::: WORKING DATA

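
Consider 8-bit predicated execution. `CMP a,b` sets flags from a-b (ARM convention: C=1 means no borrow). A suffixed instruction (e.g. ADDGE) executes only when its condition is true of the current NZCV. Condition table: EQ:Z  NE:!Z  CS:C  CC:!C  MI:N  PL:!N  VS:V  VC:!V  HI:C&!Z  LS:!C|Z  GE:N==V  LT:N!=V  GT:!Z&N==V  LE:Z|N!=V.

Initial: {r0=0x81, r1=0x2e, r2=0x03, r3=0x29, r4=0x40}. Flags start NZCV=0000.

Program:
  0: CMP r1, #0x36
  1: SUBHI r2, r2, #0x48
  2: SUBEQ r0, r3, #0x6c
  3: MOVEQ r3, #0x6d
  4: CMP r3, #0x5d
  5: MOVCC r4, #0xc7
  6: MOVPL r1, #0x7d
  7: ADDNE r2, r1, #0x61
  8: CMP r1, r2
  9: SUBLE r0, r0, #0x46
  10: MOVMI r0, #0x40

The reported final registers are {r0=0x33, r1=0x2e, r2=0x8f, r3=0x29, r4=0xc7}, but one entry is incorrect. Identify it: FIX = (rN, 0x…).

[0] flags=1000 → (cmp)
[1] flags=1000 HI?F → skip
[2] flags=1000 EQ?F → skip
[3] flags=1000 EQ?F → skip
[4] flags=1000 → (cmp)
[5] flags=1000 CC?T → r4=0xc7
[6] flags=1000 PL?F → skip
[7] flags=1000 NE?T → r2=0x8f
[8] flags=1001 → (cmp)
[9] flags=1001 LE?F → skip
[10] flags=1001 MI?T → r0=0x40

FIX = (r0, 0x40)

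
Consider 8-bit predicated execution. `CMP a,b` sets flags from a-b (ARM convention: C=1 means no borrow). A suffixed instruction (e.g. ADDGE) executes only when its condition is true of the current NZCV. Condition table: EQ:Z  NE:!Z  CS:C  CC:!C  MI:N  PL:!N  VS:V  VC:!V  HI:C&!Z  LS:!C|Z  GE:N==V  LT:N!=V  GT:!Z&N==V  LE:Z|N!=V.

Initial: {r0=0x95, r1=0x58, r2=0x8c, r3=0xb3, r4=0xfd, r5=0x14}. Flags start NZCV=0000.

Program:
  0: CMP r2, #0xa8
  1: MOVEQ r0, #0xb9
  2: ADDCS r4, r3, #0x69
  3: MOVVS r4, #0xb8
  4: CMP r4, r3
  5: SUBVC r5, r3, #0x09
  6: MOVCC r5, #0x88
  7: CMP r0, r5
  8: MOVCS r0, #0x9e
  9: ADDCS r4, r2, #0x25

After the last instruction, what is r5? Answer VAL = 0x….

0: ✓ CMP  NZCV=1000
1: · MOVEQ
2: · ADDCS
3: · MOVVS
4: ✓ CMP  NZCV=0010
5: ✓ SUBVC  r5←0xaa
6: · MOVCC
7: ✓ CMP  NZCV=1000
8: · MOVCS
9: · ADDCS

VAL = 0xaa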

::::::

▸ TASK TO CARRY OUT
Please give back, exactly as it stands above, the stretch from the line with "2: ADDCS r4, r3, #0x69" through the line with "9: ADDCS r4, r2, #0x25", and no line outside it.

▸ TASK RESPONSE
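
  2: ADDCS r4, r3, #0x69
  3: MOVVS r4, #0xb8
  4: CMP r4, r3
  5: SUBVC r5, r3, #0x09
  6: MOVCC r5, #0x88
  7: CMP r0, r5
  8: MOVCS r0, #0x9e
  9: ADDCS r4, r2, #0x25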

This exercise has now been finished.